#### Data listing

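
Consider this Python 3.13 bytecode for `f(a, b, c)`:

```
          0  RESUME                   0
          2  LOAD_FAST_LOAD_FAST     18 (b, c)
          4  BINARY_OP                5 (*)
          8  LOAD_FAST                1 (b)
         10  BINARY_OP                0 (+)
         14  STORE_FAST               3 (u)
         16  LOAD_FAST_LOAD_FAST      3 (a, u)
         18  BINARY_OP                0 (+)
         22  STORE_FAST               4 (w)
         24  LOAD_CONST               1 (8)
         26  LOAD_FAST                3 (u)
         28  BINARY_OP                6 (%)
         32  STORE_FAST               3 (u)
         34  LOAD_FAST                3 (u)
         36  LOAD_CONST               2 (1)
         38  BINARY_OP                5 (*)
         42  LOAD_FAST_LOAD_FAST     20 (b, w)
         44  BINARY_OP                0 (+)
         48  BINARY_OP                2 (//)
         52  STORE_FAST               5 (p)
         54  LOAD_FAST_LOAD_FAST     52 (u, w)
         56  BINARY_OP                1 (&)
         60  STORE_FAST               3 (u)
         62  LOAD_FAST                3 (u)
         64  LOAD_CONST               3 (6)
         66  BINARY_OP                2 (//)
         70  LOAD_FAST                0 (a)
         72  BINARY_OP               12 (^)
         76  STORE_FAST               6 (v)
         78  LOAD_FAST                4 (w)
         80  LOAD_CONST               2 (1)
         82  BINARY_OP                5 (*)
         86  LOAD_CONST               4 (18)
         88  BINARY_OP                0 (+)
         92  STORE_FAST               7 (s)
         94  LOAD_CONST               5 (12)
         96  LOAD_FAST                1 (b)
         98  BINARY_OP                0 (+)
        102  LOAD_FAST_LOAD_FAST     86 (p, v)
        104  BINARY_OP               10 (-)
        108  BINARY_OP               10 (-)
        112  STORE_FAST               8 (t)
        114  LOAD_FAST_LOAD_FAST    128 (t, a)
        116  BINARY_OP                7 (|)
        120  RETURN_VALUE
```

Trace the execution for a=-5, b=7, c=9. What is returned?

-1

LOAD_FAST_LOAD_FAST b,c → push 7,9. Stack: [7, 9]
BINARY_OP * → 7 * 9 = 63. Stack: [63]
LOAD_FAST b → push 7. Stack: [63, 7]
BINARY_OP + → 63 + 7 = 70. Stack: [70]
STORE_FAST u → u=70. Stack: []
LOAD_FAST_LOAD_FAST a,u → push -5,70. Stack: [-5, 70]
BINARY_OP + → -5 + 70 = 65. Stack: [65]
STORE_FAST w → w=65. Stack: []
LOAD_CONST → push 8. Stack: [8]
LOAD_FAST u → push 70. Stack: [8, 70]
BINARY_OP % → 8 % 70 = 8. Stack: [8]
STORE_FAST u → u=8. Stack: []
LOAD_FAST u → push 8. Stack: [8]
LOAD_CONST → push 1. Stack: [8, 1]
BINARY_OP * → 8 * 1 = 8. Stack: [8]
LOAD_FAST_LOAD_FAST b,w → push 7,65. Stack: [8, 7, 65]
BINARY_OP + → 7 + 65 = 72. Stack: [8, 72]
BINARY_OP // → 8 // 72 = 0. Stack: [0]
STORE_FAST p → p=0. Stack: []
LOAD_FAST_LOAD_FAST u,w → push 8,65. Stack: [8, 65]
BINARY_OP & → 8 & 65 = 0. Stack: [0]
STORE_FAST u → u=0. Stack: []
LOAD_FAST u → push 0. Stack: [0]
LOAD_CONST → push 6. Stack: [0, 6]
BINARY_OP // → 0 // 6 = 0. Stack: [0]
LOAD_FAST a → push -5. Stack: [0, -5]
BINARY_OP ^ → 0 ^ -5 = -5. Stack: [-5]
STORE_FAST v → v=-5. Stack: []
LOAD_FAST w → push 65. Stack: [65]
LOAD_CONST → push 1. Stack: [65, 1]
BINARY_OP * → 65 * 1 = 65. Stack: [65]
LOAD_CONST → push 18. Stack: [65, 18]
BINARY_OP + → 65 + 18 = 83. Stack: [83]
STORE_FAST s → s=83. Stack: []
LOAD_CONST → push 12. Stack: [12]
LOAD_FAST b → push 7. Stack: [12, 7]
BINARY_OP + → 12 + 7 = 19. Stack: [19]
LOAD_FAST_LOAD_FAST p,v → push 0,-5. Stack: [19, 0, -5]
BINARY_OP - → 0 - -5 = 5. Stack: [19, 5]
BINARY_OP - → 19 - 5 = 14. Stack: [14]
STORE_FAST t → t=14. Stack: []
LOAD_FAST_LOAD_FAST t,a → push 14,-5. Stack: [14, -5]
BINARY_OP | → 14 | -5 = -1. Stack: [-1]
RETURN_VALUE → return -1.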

########

Problem details - Reproduce each line above without any alteration.

Answer -
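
Consider this Python 3.13 bytecode for `f(a, b, c)`:

```
          0  RESUME                   0
          2  LOAD_FAST_LOAD_FAST     18 (b, c)
          4  BINARY_OP                5 (*)
          8  LOAD_FAST                1 (b)
         10  BINARY_OP                0 (+)
         14  STORE_FAST               3 (u)
         16  LOAD_FAST_LOAD_FAST      3 (a, u)
         18  BINARY_OP                0 (+)
         22  STORE_FAST               4 (w)
         24  LOAD_CONST               1 (8)
         26  LOAD_FAST                3 (u)
         28  BINARY_OP                6 (%)
         32  STORE_FAST               3 (u)
         34  LOAD_FAST                3 (u)
         36  LOAD_CONST               2 (1)
         38  BINARY_OP                5 (*)
         42  LOAD_FAST_LOAD_FAST     20 (b, w)
         44  BINARY_OP                0 (+)
         48  BINARY_OP                2 (//)
         52  STORE_FAST               5 (p)
         54  LOAD_FAST_LOAD_FAST     52 (u, w)
         56  BINARY_OP                1 (&)
         60  STORE_FAST               3 (u)
         62  LOAD_FAST                3 (u)
         64  LOAD_CONST               3 (6)
         66  BINARY_OP                2 (//)
         70  LOAD_FAST                0 (a)
         72  BINARY_OP               12 (^)
         76  STORE_FAST               6 (v)
         78  LOAD_FAST                4 (w)
         80  LOAD_CONST               2 (1)
         82  BINARY_OP                5 (*)
         86  LOAD_CONST               4 (18)
         88  BINARY_OP                0 (+)
         92  STORE_FAST               7 (s)
         94  LOAD_CONST               5 (12)
         96  LOAD_FAST                1 (b)
         98  BINARY_OP                0 (+)
        102  LOAD_FAST_LOAD_FAST     86 (p, v)
        104  BINARY_OP               10 (-)
        108  BINARY_OP               10 (-)
        112  STORE_FAST               8 (t)
        114  LOAD_FAST_LOAD_FAST    128 (t, a)
        116  BINARY_OP                7 (|)
        120  RETURN_VALUE
```

Trace the execution for a=-5, b=7, c=9. What is returned?

-1

LOAD_FAST_LOAD_FAST b,c → push 7,9. Stack: [7, 9]
BINARY_OP * → 7 * 9 = 63. Stack: [63]
LOAD_FAST b → push 7. Stack: [63, 7]
BINARY_OP + → 63 + 7 = 70. Stack: [70]
STORE_FAST u → u=70. Stack: []
LOAD_FAST_LOAD_FAST a,u → push -5,70. Stack: [-5, 70]
BINARY_OP + → -5 + 70 = 65. Stack: [65]
STORE_FAST w → w=65. Stack: []
LOAD_CONST → push 8. Stack: [8]
LOAD_FAST u → push 70. Stack: [8, 70]
BINARY_OP % → 8 % 70 = 8. Stack: [8]
STORE_FAST u → u=8. Stack: []
LOAD_FAST u → push 8. Stack: [8]
LOAD_CONST → push 1. Stack: [8, 1]
BINARY_OP * → 8 * 1 = 8. Stack: [8]
LOAD_FAST_LOAD_FAST b,w → push 7,65. Stack: [8, 7, 65]
BINARY_OP + → 7 + 65 = 72. Stack: [8, 72]
BINARY_OP // → 8 // 72 = 0. Stack: [0]
STORE_FAST p → p=0. Stack: []
LOAD_FAST_LOAD_FAST u,w → push 8,65. Stack: [8, 65]
BINARY_OP & → 8 & 65 = 0. Stack: [0]
STORE_FAST u → u=0. Stack: []
LOAD_FAST u → push 0. Stack: [0]
LOAD_CONST → push 6. Stack: [0, 6]
BINARY_OP // → 0 // 6 = 0. Stack: [0]
LOAD_FAST a → push -5. Stack: [0, -5]
BINARY_OP ^ → 0 ^ -5 = -5. Stack: [-5]
STORE_FAST v → v=-5. Stack: []
LOAD_FAST w → push 65. Stack: [65]
LOAD_CONST → push 1. Stack: [65, 1]
BINARY_OP * → 65 * 1 = 65. Stack: [65]
LOAD_CONST → push 18. Stack: [65, 18]
BINARY_OP + → 65 + 18 = 83. Stack: [83]
STORE_FAST s → s=83. Stack: []
LOAD_CONST → push 12. Stack: [12]
LOAD_FAST b → push 7. Stack: [12, 7]
BINARY_OP + → 12 + 7 = 19. Stack: [19]
LOAD_FAST_LOAD_FAST p,v → push 0,-5. Stack: [19, 0, -5]
BINARY_OP - → 0 - -5 = 5. Stack: [19, 5]
BINARY_OP - → 19 - 5 = 14. Stack: [14]
STORE_FAST t → t=14. Stack: []
LOAD_FAST_LOAD_FAST t,a → push 14,-5. Stack: [14, -5]
BINARY_OP | → 14 | -5 = -1. Stack: [-1]
RETURN_VALUE → return -1.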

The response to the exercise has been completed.